■ **What you will do**: Line by line, the entries below are to be reproduced unaltered.

■ **Dataset entries**:
--- START ---
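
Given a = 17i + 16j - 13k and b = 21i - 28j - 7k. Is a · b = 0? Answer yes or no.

yes

a · b = 17·21 + 16·(-28) + (-13)·(-7) = 357 - 448 + 91 = 0
Zero, so the vectors are orthogonal.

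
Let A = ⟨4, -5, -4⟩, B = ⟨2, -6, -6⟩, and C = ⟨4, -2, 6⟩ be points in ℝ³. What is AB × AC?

(-4, 20, -6)

AB = (-2, -1, -2)
AC = (0, 3, 10)
i: (-1)·10 - (-2)·3 = -10 - (-6) = -4
j: (-2)·0 - (-2)·10 = 0 - (-20) = 20
k: (-2)·3 - (-1)·0 = -6 - 0 = -6
AB × AC = (-4, 20, -6)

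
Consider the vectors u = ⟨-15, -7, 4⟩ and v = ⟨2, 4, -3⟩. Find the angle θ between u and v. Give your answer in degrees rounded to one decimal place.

u · v = (-15)·2 + (-7)·4 + 4·(-3) = -30 - 28 - 12 = -70
|u|² = 225 + 49 + 16 = 290,  |u| = √290 ≈ 17.029386
|v|² = 4 + 16 + 9 = 29,  |v| = √29 ≈ 5.385165
cos θ = -70 / (17.029386 · 5.385165) ≈ -0.76331
θ = arccos(-0.76331) ≈ 139.8°

139.8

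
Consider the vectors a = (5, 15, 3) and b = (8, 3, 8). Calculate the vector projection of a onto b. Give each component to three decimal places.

(6.365, 2.387, 6.365)

a · b = 5·8 + 15·3 + 3·8 = 40 + 45 + 24 = 109
|b|² = 64 + 9 + 64 = 137
proj_b a = (109/137) · (8, 3, 8) ≈ (6.365, 2.387, 6.365)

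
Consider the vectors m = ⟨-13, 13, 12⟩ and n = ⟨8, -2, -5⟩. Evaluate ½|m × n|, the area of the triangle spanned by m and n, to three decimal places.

46.707

i: 13·(-5) - 12·(-2) = -65 - (-24) = -41
j: 12·8 - (-13)·(-5) = 96 - 65 = 31
k: (-13)·(-2) - 13·8 = 26 - 104 = -78
m × n = (-41, 31, -78)
|m × n| = √((-41)² + 31² + (-78)²) = √8726 ≈ 93.4131
area = ½ · 93.4131 ≈ 46.707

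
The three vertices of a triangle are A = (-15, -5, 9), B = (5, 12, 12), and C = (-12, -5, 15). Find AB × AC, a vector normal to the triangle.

(102, -111, -51)

AB = (20, 17, 3)
AC = (3, 0, 6)
i: 17·6 - 3·0 = 102 - 0 = 102
j: 3·3 - 20·6 = 9 - 120 = -111
k: 20·0 - 17·3 = 0 - 51 = -51
AB × AC = (102, -111, -51)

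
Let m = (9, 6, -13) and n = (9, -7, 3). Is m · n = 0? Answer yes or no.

m · n = 9·9 + 6·(-7) + (-13)·3 = 81 - 42 - 39 = 0
Zero, so the vectors are orthogonal.

yes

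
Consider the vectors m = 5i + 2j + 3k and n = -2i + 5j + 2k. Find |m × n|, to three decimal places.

34.900

i: 2·2 - 3·5 = 4 - 15 = -11
j: 3·(-2) - 5·2 = -6 - 10 = -16
k: 5·5 - 2·(-2) = 25 - (-4) = 29
m × n = (-11, -16, 29)
|m × n| = √((-11)² + (-16)² + 29²) = √1218 ≈ 34.8999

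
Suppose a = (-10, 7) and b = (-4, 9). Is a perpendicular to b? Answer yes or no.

no

a · b = (-10)·(-4) + 7·9 = 40 + 63 = 103
Nonzero, so the vectors are not orthogonal.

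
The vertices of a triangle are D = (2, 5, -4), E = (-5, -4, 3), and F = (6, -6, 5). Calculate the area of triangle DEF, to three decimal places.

DE = (-7, -9, 7),  DF = (4, -11, 9)
i: (-9)·9 - 7·(-11) = -81 - (-77) = -4
j: 7·4 - (-7)·9 = 28 - (-63) = 91
k: (-7)·(-11) - (-9)·4 = 77 - (-36) = 113
DE × DF = (-4, 91, 113)
|DE × DF| = √21066 ≈ 145.1413
area = ½ · 145.1413 ≈ 72.571

72.571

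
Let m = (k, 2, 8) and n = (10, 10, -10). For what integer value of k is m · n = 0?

6

m · n = k·10 + 2·10 + 8·(-10) = -60 + 10k
Set equal to 0: 10k = 60, so k = 6.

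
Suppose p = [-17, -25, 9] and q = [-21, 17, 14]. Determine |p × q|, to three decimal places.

i: (-25)·14 - 9·17 = -350 - 153 = -503
j: 9·(-21) - (-17)·14 = -189 - (-238) = 49
k: (-17)·17 - (-25)·(-21) = -289 - 525 = -814
p × q = (-503, 49, -814)
|p × q| = √((-503)² + 49² + (-814)²) = √918006 ≈ 958.1263

958.126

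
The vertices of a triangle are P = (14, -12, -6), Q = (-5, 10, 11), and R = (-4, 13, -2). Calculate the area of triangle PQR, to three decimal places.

PQ = (-19, 22, 17),  PR = (-18, 25, 4)
i: 22·4 - 17·25 = 88 - 425 = -337
j: 17·(-18) - (-19)·4 = -306 - (-76) = -230
k: (-19)·25 - 22·(-18) = -475 - (-396) = -79
PQ × PR = (-337, -230, -79)
|PQ × PR| = √172710 ≈ 415.5839
area = ½ · 415.5839 ≈ 207.792

207.792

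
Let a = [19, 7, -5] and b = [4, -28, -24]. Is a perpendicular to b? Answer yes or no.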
--- END ---
■ **Problem solution**:
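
Given a = 17i + 16j - 13k and b = 21i - 28j - 7k. Is a · b = 0? Answer yes or no.

yes

a · b = 17·21 + 16·(-28) + (-13)·(-7) = 357 - 448 + 91 = 0
Zero, so the vectors are orthogonal.

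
Let A = ⟨4, -5, -4⟩, B = ⟨2, -6, -6⟩, and C = ⟨4, -2, 6⟩ be points in ℝ³. What is AB × AC?

(-4, 20, -6)

AB = (-2, -1, -2)
AC = (0, 3, 10)
i: (-1)·10 - (-2)·3 = -10 - (-6) = -4
j: (-2)·0 - (-2)·10 = 0 - (-20) = 20
k: (-2)·3 - (-1)·0 = -6 - 0 = -6
AB × AC = (-4, 20, -6)

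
Consider the vectors u = ⟨-15, -7, 4⟩ and v = ⟨2, 4, -3⟩. Find the angle θ between u and v. Give your answer in degrees rounded to one decimal place.

u · v = (-15)·2 + (-7)·4 + 4·(-3) = -30 - 28 - 12 = -70
|u|² = 225 + 49 + 16 = 290,  |u| = √290 ≈ 17.029386
|v|² = 4 + 16 + 9 = 29,  |v| = √29 ≈ 5.385165
cos θ = -70 / (17.029386 · 5.385165) ≈ -0.76331
θ = arccos(-0.76331) ≈ 139.8°

139.8

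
Consider the vectors a = (5, 15, 3) and b = (8, 3, 8). Calculate the vector projection of a onto b. Give each component to three decimal places.

(6.365, 2.387, 6.365)

a · b = 5·8 + 15·3 + 3·8 = 40 + 45 + 24 = 109
|b|² = 64 + 9 + 64 = 137
proj_b a = (109/137) · (8, 3, 8) ≈ (6.365, 2.387, 6.365)

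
Consider the vectors m = ⟨-13, 13, 12⟩ and n = ⟨8, -2, -5⟩. Evaluate ½|m × n|, the area of the triangle spanned by m and n, to three decimal places.

46.707

i: 13·(-5) - 12·(-2) = -65 - (-24) = -41
j: 12·8 - (-13)·(-5) = 96 - 65 = 31
k: (-13)·(-2) - 13·8 = 26 - 104 = -78
m × n = (-41, 31, -78)
|m × n| = √((-41)² + 31² + (-78)²) = √8726 ≈ 93.4131
area = ½ · 93.4131 ≈ 46.707

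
The three vertices of a triangle are A = (-15, -5, 9), B = (5, 12, 12), and C = (-12, -5, 15). Find AB × AC, a vector normal to the triangle.

(102, -111, -51)

AB = (20, 17, 3)
AC = (3, 0, 6)
i: 17·6 - 3·0 = 102 - 0 = 102
j: 3·3 - 20·6 = 9 - 120 = -111
k: 20·0 - 17·3 = 0 - 51 = -51
AB × AC = (102, -111, -51)

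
Let m = (9, 6, -13) and n = (9, -7, 3). Is m · n = 0? Answer yes or no.

m · n = 9·9 + 6·(-7) + (-13)·3 = 81 - 42 - 39 = 0
Zero, so the vectors are orthogonal.

yes

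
Consider the vectors m = 5i + 2j + 3k and n = -2i + 5j + 2k. Find |m × n|, to three decimal places.

34.900

i: 2·2 - 3·5 = 4 - 15 = -11
j: 3·(-2) - 5·2 = -6 - 10 = -16
k: 5·5 - 2·(-2) = 25 - (-4) = 29
m × n = (-11, -16, 29)
|m × n| = √((-11)² + (-16)² + 29²) = √1218 ≈ 34.8999

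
Suppose a = (-10, 7) and b = (-4, 9). Is a perpendicular to b? Answer yes or no.

no

a · b = (-10)·(-4) + 7·9 = 40 + 63 = 103
Nonzero, so the vectors are not orthogonal.

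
The vertices of a triangle are D = (2, 5, -4), E = (-5, -4, 3), and F = (6, -6, 5). Calculate the area of triangle DEF, to three decimal places.

DE = (-7, -9, 7),  DF = (4, -11, 9)
i: (-9)·9 - 7·(-11) = -81 - (-77) = -4
j: 7·4 - (-7)·9 = 28 - (-63) = 91
k: (-7)·(-11) - (-9)·4 = 77 - (-36) = 113
DE × DF = (-4, 91, 113)
|DE × DF| = √21066 ≈ 145.1413
area = ½ · 145.1413 ≈ 72.571

72.571

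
Let m = (k, 2, 8) and n = (10, 10, -10). For what integer value of k is m · n = 0?

6

m · n = k·10 + 2·10 + 8·(-10) = -60 + 10k
Set equal to 0: 10k = 60, so k = 6.

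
Suppose p = [-17, -25, 9] and q = [-21, 17, 14]. Determine |p × q|, to three decimal places.

i: (-25)·14 - 9·17 = -350 - 153 = -503
j: 9·(-21) - (-17)·14 = -189 - (-238) = 49
k: (-17)·17 - (-25)·(-21) = -289 - 525 = -814
p × q = (-503, 49, -814)
|p × q| = √((-503)² + 49² + (-814)²) = √918006 ≈ 958.1263

958.126

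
The vertices of a triangle are P = (14, -12, -6), Q = (-5, 10, 11), and R = (-4, 13, -2). Calculate the area of triangle PQR, to three decimal places.

PQ = (-19, 22, 17),  PR = (-18, 25, 4)
i: 22·4 - 17·25 = 88 - 425 = -337
j: 17·(-18) - (-19)·4 = -306 - (-76) = -230
k: (-19)·25 - 22·(-18) = -475 - (-396) = -79
PQ × PR = (-337, -230, -79)
|PQ × PR| = √172710 ≈ 415.5839
area = ½ · 415.5839 ≈ 207.792

207.792

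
Let a = [19, 7, -5] and b = [4, -28, -24]. Is a perpendicular to b? Answer yes or no.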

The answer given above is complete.